BEGIN LISTED RECORDS
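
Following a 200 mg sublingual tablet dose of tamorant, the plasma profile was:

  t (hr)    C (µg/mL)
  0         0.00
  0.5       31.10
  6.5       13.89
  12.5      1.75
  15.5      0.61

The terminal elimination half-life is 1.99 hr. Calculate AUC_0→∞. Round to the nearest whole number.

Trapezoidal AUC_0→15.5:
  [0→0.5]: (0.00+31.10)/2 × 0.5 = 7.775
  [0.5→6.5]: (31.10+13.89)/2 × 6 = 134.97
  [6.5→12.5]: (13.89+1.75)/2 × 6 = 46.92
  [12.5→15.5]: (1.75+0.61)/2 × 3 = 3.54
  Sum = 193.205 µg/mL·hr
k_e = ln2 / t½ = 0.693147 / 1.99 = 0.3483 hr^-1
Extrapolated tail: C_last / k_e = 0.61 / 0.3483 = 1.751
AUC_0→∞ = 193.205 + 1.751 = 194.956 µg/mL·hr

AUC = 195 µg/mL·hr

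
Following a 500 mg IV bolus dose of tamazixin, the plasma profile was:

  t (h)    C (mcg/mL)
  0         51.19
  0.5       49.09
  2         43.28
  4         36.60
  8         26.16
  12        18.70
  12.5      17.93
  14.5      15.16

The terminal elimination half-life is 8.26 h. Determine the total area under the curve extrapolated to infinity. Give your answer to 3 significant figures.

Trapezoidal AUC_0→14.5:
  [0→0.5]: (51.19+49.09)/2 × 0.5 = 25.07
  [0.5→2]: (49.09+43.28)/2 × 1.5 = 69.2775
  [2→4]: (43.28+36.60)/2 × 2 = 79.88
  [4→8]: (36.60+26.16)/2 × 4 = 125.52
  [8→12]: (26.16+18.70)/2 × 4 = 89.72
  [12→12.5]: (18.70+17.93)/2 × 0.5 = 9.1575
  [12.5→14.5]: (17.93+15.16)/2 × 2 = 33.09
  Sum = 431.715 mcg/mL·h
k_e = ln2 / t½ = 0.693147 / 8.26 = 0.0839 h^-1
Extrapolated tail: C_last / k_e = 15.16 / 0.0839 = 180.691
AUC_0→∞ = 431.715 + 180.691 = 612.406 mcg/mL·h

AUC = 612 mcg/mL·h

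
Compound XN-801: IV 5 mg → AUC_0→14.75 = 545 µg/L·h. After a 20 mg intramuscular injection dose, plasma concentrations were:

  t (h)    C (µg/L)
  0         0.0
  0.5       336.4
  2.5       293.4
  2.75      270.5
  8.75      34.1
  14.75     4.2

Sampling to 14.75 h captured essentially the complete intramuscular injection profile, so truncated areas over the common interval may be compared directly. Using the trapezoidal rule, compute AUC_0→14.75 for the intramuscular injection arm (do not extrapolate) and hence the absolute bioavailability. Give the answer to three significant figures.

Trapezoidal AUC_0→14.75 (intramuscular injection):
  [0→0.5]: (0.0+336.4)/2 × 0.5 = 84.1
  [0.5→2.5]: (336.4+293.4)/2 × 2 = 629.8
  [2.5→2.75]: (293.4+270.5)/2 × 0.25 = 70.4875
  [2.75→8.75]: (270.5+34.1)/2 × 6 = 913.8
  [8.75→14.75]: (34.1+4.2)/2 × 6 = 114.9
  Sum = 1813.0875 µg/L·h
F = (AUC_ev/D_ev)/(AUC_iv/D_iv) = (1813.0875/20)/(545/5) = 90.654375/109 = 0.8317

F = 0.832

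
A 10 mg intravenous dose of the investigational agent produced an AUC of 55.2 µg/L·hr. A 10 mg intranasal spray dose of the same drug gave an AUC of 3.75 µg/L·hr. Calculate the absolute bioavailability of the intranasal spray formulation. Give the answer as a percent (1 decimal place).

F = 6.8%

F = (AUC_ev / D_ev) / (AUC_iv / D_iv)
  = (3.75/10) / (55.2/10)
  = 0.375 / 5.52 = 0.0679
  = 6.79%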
END LISTED RECORDS
BEGIN LISTED RECORDS
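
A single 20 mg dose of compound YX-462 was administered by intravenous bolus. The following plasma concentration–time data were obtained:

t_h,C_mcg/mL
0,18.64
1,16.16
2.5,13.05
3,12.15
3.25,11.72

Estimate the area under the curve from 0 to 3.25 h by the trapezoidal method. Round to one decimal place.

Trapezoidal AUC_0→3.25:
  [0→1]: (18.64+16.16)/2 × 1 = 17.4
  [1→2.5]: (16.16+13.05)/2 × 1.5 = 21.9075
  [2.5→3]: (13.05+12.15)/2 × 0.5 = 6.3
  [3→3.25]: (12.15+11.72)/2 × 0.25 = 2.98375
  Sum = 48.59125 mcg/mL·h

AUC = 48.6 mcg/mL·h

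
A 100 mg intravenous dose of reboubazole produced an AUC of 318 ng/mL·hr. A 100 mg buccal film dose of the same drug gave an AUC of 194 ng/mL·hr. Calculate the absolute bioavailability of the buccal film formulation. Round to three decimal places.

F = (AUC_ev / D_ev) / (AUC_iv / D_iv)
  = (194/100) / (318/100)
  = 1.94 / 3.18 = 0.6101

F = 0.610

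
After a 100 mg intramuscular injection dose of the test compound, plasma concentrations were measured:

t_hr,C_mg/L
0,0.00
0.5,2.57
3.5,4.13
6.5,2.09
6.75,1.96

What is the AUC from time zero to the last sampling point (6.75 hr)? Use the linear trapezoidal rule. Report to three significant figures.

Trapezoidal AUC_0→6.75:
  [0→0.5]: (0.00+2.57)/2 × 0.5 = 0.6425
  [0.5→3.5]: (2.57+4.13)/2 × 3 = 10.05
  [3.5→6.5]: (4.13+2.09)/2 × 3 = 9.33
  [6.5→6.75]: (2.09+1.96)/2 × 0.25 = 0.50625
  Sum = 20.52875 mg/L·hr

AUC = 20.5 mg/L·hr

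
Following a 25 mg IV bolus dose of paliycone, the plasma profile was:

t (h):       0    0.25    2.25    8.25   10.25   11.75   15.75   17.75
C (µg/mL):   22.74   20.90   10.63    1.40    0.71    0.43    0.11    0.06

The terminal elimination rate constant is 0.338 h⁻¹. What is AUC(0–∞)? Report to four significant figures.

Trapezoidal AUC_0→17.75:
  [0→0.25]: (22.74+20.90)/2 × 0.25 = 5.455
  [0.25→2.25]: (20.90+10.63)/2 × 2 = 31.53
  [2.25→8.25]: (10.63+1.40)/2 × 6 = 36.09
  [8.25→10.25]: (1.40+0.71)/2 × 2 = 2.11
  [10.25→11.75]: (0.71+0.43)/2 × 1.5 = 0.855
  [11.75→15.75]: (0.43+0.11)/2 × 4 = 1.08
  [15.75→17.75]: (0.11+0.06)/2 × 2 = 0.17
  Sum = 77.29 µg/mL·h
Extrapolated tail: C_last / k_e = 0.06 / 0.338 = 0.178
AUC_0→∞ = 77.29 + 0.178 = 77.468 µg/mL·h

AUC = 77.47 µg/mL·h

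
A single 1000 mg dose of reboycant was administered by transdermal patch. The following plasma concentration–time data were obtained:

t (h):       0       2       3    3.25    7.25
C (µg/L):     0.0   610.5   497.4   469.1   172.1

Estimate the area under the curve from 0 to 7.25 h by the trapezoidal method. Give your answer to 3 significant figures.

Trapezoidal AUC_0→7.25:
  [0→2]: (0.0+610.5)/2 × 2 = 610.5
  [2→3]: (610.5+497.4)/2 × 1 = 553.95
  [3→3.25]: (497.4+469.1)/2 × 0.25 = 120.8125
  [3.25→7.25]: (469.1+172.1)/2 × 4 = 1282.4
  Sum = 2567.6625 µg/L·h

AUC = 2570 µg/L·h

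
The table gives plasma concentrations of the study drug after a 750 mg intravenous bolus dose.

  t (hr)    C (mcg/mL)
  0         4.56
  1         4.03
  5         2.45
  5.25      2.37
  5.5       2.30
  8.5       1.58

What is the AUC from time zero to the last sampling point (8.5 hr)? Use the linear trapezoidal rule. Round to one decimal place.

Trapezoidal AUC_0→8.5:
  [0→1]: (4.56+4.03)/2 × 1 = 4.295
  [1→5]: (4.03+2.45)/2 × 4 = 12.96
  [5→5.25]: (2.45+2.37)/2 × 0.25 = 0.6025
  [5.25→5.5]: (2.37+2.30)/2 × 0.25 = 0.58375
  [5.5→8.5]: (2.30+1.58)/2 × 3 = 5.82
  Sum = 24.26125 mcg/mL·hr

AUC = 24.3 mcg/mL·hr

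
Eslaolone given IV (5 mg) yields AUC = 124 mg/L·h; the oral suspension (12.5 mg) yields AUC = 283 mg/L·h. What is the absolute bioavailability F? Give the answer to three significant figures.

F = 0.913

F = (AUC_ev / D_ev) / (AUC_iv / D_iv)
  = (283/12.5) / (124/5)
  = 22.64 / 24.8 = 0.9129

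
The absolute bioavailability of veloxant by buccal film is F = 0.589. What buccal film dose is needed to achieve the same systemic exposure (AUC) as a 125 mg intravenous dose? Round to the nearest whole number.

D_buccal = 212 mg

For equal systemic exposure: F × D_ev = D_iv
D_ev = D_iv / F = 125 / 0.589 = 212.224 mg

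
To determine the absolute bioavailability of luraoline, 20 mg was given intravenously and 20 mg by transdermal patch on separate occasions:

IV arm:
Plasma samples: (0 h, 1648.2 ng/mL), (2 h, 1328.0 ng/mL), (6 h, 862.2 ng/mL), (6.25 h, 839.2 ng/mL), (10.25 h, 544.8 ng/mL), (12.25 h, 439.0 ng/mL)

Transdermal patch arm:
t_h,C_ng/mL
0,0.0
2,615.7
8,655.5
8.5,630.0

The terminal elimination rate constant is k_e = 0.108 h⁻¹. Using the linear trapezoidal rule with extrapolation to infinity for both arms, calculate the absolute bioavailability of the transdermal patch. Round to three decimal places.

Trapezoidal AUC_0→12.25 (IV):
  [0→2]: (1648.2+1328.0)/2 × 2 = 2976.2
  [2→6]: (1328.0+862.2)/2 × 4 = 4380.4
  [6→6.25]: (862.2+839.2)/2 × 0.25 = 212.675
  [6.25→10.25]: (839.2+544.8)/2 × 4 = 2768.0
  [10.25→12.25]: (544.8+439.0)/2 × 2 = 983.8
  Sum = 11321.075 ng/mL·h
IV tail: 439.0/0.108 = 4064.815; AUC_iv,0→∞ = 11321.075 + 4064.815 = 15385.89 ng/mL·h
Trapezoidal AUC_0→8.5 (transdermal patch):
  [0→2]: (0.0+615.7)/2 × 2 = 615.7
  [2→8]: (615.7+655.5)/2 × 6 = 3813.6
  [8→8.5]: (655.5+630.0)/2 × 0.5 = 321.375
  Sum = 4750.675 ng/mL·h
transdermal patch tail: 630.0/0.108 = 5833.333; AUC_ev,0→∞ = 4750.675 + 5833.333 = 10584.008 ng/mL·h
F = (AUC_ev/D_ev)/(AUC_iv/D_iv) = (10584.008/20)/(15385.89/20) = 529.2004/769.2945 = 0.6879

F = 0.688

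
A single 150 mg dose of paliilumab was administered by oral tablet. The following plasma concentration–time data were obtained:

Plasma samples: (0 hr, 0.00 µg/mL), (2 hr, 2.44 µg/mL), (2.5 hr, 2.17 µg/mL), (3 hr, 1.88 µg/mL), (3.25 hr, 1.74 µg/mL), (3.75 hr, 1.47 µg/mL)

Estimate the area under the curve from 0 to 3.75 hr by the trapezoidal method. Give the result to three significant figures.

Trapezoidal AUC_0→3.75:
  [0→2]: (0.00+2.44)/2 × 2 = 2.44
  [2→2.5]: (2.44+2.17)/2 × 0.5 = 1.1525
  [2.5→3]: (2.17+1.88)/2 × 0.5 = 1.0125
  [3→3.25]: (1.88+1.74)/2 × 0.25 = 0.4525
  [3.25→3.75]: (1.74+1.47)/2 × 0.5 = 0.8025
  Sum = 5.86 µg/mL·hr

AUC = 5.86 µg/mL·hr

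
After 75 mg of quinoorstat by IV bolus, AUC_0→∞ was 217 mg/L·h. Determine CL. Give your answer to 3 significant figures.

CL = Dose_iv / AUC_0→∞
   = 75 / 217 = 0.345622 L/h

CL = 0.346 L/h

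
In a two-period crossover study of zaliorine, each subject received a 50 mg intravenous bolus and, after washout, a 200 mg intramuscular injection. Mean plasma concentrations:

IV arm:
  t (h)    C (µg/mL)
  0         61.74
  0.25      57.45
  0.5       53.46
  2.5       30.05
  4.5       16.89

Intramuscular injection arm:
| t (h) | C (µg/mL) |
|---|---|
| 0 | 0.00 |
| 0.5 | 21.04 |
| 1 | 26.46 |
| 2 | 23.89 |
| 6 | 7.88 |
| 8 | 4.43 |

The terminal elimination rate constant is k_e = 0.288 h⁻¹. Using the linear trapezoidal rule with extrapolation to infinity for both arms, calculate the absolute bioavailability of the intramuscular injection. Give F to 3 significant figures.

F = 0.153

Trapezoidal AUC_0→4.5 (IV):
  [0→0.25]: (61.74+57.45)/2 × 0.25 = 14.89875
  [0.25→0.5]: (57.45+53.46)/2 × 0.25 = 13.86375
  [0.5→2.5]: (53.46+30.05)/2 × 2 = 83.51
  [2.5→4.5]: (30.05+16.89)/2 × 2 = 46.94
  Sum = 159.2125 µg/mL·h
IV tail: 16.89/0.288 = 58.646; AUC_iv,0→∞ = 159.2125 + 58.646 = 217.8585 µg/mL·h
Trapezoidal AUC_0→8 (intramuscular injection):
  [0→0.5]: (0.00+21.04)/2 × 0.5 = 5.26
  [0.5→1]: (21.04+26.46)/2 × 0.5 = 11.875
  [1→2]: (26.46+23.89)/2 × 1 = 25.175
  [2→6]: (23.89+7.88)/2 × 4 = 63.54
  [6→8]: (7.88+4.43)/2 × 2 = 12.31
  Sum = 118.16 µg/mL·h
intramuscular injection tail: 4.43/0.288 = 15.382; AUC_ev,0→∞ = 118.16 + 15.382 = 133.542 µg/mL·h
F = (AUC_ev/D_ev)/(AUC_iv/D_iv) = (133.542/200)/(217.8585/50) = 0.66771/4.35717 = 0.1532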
END LISTED RECORDS
BEGIN LISTED RECORDS
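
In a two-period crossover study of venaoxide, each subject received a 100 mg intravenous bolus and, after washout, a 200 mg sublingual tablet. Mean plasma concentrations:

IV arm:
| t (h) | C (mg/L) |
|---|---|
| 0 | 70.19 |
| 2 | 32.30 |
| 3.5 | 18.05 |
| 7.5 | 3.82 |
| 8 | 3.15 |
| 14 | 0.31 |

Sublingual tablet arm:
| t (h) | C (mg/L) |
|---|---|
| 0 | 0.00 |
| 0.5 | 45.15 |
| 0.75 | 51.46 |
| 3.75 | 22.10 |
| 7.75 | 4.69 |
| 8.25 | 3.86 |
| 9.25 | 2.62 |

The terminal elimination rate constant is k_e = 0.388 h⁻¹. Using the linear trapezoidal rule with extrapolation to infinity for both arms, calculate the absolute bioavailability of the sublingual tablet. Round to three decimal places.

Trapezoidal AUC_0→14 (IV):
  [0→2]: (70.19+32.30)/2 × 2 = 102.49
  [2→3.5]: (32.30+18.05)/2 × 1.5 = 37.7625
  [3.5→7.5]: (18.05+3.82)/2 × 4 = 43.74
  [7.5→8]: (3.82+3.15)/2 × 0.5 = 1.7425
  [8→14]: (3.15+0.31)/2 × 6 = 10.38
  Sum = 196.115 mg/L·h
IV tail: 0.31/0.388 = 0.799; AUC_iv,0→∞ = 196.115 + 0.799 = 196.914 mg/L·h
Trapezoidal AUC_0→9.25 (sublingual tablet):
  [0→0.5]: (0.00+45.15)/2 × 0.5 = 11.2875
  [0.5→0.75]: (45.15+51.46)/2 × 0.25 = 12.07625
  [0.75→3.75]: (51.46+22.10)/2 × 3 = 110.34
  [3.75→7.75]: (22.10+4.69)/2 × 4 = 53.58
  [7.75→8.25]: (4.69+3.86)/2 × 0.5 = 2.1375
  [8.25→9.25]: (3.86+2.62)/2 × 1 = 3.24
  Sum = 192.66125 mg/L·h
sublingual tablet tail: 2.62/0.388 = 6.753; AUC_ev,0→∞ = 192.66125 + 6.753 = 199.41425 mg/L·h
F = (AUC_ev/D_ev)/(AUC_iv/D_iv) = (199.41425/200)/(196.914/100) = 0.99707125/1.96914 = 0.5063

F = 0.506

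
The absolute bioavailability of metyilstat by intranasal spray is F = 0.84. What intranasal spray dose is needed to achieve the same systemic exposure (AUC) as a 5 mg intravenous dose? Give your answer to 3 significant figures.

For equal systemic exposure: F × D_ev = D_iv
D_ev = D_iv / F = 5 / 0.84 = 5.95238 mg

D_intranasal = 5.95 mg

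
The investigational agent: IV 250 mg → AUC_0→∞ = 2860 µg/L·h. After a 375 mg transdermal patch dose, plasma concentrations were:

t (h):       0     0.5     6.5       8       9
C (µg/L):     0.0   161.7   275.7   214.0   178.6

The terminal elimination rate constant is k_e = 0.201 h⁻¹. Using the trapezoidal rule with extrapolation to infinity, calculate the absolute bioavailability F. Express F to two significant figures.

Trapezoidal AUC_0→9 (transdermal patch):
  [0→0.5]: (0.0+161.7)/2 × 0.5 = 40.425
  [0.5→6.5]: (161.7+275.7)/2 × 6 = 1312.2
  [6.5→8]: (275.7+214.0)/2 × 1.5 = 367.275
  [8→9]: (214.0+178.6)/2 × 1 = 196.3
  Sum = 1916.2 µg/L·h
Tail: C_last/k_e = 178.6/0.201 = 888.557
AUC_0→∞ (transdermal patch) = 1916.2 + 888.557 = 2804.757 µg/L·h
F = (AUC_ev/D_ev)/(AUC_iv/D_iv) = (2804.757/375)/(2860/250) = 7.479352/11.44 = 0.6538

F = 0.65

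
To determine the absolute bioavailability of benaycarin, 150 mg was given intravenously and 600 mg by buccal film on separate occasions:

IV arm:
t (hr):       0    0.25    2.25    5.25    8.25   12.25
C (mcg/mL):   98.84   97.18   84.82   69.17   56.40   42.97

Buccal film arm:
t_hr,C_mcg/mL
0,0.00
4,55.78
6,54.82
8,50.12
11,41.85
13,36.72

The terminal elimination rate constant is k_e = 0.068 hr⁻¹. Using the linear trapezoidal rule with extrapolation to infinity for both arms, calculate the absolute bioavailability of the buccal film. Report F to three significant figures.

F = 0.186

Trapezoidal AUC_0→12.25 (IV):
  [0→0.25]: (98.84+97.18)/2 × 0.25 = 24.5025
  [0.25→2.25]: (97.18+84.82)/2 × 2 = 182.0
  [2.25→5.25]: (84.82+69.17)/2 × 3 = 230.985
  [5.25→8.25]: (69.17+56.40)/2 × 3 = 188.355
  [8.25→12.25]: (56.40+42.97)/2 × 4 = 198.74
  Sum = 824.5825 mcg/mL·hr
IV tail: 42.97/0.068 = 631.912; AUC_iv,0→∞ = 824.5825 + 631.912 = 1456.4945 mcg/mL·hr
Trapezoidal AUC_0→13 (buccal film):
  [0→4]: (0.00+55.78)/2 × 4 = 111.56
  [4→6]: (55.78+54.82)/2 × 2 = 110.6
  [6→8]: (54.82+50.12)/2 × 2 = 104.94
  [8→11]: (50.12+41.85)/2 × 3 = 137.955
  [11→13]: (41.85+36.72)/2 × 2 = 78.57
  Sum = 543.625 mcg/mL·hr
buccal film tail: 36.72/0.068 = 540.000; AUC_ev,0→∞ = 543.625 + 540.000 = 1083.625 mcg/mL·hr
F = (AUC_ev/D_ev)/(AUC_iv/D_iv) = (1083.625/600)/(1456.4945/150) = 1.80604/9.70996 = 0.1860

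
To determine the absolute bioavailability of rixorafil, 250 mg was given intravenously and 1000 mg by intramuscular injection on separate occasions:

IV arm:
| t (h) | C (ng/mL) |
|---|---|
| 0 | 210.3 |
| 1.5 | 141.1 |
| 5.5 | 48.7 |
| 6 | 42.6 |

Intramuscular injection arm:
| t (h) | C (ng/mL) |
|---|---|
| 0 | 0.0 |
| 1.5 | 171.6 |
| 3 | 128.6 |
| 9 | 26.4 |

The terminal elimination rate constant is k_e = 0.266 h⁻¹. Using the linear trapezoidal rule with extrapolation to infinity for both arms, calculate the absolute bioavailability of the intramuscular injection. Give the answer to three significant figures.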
END LISTED RECORDS
■ WORK REQUEST:
State how many lines of the records above hold the word "samples", adding nothing beyond the number.

■ REPLY:
2